The entries follow. Copy every line in which "module" appears.

Items from a data source
::::::::

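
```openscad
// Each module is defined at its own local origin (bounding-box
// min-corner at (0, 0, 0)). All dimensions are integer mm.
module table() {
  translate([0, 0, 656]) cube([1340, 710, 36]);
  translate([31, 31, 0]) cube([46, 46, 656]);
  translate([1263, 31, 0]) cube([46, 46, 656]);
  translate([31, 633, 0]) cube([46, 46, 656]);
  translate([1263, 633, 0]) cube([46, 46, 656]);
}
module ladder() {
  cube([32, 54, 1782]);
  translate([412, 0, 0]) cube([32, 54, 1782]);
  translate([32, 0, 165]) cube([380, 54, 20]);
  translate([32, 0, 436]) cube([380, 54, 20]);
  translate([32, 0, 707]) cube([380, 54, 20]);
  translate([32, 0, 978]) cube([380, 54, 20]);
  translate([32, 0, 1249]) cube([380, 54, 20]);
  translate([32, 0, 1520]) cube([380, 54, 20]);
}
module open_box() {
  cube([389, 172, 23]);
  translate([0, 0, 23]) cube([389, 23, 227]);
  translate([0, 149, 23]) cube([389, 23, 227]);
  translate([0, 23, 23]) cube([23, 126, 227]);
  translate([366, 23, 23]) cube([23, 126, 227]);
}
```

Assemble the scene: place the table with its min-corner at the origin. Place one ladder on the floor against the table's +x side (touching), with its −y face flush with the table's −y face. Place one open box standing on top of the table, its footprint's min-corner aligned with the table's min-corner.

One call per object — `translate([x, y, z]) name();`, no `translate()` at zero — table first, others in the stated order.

table();
translate([1340, 0, 0]) ladder();
translate([0, 0, 692]) open_box();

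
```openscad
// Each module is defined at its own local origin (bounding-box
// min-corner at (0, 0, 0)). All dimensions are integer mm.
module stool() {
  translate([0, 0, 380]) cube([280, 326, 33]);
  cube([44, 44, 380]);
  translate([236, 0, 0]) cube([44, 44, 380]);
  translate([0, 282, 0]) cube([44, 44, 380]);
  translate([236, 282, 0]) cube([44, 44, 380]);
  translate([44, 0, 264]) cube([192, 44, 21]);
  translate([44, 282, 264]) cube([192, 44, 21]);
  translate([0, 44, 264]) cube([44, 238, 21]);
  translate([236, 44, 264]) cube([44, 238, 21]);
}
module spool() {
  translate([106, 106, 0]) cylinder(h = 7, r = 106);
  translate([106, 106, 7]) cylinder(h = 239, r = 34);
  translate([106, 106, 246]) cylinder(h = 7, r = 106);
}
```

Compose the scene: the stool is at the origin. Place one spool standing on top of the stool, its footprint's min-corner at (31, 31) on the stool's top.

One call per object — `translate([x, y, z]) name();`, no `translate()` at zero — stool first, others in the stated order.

stool();
translate([31, 31, 413]) spool();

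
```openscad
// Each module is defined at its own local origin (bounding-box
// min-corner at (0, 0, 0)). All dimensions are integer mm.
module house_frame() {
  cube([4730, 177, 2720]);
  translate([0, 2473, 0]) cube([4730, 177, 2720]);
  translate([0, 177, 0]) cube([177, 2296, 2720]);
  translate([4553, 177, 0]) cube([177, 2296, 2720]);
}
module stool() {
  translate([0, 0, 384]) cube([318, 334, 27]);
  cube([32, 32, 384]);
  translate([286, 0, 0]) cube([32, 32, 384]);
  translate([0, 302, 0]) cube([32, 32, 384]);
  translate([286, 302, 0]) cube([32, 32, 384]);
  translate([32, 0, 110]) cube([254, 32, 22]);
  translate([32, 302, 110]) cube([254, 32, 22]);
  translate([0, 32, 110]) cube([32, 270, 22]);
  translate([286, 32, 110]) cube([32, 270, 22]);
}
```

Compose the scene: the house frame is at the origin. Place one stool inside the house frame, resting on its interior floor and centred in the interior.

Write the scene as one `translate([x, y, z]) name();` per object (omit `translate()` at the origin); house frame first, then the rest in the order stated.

house_frame();
translate([2206, 1158, 0]) stool();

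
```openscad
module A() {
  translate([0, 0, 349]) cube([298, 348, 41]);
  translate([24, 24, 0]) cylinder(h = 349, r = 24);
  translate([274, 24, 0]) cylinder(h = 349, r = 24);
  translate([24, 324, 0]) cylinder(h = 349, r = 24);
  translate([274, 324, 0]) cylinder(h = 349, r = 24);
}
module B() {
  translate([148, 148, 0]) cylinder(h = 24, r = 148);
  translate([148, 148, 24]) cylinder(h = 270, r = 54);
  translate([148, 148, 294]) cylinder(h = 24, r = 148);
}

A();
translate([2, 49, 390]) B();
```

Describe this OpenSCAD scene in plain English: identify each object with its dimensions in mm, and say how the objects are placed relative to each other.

A is a four-legged stool. The seat is a 298×348×41 mm slab whose top surface is at z = 390 mm; four round legs, each 48 mm in diameter, run from the floor (z = 0) to the underside of the seat, each leg's axis is inset half a diameter from the nearest pair of seat edges (so the leg's bounding box is flush with the corner).

B is a spool: two coaxial disc flanges of radius 148 mm and thickness 24 mm, joined by a core cylinder of radius 54 mm and height 270 mm. The lower flange rests on z = 0 and the three cylinders share a vertical axis.

The spool is on top of the stool.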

::::::::

**ANSWER SPACE**
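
// Each module is defined at its own local origin (bounding-box
module table() {
module ladder() {
module open_box() {
// Each module is defined at its own local origin (bounding-box
module stool() {
module spool() {
// Each module is defined at its own local origin (bounding-box
module house_frame() {
module stool() {
module A() {
module B() {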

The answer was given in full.